What the exercise asks:
Your answer must be one number: the count of lines below that include "hold".

Data listing:
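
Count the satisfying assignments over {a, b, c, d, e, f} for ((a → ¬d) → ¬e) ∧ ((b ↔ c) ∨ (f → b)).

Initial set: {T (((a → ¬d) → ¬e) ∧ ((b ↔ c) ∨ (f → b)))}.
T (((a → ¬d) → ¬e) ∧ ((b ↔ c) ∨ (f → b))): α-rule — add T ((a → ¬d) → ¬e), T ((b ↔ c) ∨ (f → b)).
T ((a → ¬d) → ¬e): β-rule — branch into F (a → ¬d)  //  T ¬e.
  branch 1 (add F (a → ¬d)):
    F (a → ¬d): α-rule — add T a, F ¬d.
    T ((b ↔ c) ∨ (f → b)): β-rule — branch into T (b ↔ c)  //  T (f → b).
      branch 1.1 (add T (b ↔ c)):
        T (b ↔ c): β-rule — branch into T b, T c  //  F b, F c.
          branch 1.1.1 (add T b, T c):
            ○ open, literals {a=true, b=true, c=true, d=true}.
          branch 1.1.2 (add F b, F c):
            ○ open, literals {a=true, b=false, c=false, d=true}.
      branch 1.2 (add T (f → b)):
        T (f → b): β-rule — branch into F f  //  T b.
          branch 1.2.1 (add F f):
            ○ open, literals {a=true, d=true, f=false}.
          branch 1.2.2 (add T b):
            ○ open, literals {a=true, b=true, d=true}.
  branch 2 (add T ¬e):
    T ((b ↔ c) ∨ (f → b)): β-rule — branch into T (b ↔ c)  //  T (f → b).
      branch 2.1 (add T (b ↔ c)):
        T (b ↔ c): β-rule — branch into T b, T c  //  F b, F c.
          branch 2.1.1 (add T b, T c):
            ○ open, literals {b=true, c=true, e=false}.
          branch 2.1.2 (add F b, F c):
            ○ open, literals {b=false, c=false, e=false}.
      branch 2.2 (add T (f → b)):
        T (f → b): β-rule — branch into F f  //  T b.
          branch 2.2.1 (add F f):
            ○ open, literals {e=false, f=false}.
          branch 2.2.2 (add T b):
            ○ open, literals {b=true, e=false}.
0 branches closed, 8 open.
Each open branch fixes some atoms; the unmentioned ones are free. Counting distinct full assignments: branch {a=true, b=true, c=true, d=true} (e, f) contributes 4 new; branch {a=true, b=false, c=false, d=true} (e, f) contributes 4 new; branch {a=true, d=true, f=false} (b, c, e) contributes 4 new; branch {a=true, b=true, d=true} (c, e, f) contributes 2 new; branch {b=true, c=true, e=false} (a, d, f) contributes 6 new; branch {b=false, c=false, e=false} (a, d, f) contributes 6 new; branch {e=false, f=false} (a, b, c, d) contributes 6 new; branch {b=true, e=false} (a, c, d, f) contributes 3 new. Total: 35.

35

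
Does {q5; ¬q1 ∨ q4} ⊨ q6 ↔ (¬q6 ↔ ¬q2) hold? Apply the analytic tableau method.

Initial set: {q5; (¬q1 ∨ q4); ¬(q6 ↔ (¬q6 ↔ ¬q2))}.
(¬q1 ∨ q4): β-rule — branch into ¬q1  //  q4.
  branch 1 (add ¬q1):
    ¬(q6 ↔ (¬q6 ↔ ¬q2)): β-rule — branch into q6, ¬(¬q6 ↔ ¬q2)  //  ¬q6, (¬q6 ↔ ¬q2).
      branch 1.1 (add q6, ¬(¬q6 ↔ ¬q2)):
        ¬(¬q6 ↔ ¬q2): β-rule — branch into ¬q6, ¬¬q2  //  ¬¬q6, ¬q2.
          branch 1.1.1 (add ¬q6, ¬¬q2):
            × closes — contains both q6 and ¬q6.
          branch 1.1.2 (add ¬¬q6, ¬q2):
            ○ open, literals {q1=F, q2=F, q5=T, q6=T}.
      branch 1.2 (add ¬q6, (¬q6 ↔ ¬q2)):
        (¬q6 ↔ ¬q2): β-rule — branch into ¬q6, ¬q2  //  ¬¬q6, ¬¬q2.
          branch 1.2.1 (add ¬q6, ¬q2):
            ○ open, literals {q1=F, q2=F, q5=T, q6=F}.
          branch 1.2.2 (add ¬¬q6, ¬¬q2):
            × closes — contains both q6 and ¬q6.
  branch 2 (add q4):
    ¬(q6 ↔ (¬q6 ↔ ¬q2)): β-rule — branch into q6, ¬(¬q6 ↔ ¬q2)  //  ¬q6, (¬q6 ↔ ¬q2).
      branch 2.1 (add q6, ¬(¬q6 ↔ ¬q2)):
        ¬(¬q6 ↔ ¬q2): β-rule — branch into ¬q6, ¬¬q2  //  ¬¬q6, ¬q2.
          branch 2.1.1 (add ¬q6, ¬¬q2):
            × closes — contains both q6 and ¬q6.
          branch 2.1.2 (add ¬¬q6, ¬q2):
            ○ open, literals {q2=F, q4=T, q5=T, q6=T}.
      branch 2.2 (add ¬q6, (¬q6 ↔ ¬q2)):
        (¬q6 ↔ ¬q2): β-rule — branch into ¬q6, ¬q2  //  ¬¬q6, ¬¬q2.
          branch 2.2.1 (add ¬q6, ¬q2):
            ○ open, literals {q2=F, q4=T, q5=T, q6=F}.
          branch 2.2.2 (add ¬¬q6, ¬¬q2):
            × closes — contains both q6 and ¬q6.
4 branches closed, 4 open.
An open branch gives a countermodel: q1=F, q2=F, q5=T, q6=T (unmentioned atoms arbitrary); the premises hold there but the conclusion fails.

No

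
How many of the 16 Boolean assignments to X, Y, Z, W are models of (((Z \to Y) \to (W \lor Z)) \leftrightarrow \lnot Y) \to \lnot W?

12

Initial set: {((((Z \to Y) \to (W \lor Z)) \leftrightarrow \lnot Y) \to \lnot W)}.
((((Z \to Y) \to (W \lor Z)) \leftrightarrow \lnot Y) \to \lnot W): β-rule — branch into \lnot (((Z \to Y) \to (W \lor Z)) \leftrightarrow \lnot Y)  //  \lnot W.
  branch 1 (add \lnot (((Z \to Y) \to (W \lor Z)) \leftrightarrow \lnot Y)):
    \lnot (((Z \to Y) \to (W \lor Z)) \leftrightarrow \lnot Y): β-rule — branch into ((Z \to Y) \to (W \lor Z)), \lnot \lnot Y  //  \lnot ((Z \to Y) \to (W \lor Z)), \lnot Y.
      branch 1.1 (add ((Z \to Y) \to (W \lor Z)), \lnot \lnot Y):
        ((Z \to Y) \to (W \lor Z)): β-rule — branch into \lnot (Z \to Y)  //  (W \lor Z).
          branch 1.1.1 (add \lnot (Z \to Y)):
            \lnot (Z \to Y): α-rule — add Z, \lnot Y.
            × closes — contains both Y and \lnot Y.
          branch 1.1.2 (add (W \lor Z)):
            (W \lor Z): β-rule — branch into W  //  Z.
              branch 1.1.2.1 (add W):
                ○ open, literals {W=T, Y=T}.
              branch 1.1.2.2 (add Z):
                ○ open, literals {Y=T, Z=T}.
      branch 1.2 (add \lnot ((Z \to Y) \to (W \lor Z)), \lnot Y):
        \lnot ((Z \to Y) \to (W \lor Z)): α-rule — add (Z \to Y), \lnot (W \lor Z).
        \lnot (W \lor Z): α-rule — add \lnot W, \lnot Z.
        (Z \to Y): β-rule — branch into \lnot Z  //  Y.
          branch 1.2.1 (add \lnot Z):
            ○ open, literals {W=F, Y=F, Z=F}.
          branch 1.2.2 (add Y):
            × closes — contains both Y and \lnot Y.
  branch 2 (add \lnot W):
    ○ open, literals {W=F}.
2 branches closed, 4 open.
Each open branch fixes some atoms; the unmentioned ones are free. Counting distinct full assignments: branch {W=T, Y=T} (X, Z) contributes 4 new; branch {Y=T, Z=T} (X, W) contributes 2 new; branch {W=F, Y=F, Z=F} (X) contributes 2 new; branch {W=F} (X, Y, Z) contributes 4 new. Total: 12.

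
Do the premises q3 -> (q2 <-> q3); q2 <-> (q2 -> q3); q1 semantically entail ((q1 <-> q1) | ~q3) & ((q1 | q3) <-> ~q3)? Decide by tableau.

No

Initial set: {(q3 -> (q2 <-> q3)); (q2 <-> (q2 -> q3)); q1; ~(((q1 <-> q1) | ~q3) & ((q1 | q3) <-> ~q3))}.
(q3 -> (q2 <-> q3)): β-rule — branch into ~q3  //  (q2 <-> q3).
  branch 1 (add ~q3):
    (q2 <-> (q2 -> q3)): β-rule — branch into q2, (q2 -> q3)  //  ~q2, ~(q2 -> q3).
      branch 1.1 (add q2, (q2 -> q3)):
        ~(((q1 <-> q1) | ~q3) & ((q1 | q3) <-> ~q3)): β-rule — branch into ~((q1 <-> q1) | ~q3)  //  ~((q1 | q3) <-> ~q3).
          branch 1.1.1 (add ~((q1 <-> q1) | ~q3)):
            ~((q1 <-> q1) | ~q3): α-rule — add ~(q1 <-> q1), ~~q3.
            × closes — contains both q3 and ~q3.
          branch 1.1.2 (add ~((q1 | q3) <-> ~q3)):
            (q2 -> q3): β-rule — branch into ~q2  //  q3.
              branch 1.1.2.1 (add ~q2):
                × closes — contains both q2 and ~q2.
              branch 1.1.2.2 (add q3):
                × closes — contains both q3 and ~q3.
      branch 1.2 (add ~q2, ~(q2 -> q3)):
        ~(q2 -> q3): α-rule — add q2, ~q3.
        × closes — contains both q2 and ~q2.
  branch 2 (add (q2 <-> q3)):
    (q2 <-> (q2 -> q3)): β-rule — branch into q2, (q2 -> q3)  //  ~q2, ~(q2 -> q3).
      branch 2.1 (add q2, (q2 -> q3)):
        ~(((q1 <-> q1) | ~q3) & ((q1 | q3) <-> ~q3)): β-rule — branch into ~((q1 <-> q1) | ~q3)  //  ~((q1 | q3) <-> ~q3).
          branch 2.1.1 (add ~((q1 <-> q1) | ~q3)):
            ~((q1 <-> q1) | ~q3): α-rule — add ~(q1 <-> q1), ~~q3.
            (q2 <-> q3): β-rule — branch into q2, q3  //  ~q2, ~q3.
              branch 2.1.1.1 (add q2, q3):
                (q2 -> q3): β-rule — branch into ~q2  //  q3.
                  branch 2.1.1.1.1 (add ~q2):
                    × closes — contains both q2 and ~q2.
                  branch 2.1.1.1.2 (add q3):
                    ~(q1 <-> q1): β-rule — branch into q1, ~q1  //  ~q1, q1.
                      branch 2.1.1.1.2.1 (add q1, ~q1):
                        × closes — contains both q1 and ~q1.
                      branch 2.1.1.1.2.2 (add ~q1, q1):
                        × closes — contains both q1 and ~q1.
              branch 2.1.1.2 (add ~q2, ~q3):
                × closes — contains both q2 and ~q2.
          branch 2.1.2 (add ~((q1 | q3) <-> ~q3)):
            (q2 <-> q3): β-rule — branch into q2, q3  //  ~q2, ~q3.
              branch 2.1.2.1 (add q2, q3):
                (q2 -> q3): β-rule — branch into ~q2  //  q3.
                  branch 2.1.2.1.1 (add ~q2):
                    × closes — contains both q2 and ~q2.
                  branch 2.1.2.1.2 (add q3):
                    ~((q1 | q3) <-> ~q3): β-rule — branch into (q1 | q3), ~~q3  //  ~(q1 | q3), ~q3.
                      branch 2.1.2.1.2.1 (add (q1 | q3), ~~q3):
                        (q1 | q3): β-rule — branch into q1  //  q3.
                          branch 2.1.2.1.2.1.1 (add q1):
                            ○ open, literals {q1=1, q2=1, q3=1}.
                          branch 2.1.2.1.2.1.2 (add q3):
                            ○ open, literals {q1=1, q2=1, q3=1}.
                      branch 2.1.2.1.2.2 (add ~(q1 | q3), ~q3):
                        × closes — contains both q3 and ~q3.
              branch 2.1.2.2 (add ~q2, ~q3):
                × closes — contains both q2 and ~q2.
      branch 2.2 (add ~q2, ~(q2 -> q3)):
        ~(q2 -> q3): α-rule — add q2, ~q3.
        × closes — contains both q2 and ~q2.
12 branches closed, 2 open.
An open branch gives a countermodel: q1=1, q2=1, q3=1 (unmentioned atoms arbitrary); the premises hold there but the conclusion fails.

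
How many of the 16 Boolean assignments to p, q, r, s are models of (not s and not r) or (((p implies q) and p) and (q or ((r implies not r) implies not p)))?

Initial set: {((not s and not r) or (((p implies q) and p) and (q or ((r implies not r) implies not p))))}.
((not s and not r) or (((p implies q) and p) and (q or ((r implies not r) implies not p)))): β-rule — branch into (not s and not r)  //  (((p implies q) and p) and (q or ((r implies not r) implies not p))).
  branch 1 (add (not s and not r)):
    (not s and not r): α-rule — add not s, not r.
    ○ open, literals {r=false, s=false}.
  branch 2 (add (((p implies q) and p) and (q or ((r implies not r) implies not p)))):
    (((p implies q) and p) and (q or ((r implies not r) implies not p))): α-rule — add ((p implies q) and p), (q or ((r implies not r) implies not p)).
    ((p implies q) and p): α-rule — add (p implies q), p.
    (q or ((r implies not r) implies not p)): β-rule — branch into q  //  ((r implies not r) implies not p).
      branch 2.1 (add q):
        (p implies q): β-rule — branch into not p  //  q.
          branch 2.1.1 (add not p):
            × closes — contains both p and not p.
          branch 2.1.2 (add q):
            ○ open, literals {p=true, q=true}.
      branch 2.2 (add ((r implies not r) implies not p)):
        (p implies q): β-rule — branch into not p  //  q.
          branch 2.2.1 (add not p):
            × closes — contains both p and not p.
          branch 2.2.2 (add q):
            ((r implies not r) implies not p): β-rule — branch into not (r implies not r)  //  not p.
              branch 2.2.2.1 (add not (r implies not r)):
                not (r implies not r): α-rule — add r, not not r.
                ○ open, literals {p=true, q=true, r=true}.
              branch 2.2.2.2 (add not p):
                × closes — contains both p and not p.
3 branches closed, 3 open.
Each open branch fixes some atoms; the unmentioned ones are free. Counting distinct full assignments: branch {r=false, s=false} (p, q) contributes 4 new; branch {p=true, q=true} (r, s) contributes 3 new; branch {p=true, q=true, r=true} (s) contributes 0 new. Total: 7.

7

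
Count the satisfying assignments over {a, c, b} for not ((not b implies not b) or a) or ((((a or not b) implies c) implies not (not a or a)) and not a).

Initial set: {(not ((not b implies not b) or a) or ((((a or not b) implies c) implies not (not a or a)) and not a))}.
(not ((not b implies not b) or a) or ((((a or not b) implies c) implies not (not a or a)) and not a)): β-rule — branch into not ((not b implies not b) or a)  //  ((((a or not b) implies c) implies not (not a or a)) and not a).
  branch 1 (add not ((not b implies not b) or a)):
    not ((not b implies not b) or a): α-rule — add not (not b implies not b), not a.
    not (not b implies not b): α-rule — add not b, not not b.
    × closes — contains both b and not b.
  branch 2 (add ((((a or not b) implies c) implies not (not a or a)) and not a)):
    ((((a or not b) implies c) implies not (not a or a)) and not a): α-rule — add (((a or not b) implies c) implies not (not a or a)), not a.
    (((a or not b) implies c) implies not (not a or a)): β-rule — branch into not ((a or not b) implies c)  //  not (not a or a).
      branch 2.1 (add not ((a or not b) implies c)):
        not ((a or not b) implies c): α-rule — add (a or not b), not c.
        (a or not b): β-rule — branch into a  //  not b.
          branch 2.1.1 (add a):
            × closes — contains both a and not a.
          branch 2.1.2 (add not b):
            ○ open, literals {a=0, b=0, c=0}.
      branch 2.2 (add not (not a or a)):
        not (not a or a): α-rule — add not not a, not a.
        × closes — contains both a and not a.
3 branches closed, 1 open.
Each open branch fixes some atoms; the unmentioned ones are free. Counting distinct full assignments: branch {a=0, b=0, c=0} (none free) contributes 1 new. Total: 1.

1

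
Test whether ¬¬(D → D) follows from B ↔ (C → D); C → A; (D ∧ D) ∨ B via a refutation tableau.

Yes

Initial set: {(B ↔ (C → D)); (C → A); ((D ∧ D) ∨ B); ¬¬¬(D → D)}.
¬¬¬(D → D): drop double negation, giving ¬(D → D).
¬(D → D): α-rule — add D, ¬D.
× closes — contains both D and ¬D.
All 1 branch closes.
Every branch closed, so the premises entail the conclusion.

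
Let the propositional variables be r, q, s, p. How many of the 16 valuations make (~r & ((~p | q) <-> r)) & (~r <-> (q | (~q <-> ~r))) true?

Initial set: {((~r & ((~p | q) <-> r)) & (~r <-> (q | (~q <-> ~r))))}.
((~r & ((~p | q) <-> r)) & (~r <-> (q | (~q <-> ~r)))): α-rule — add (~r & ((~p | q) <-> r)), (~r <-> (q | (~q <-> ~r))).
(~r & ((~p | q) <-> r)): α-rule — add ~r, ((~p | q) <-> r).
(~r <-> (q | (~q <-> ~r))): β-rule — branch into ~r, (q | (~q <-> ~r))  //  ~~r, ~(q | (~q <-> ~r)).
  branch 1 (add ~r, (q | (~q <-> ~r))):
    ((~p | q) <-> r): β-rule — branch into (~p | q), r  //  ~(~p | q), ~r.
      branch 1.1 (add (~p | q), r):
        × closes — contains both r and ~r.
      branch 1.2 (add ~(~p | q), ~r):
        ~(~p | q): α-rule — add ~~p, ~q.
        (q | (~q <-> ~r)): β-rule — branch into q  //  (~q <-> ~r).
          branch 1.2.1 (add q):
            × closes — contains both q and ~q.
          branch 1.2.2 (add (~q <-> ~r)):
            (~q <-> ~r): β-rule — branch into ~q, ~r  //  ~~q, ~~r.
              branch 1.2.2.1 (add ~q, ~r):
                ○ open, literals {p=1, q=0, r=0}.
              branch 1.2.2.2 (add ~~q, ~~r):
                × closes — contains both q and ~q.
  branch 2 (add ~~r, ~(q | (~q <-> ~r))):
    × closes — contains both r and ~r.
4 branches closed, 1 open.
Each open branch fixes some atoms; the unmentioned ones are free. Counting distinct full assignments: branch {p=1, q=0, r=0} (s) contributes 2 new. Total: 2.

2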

Response for this exercise:
3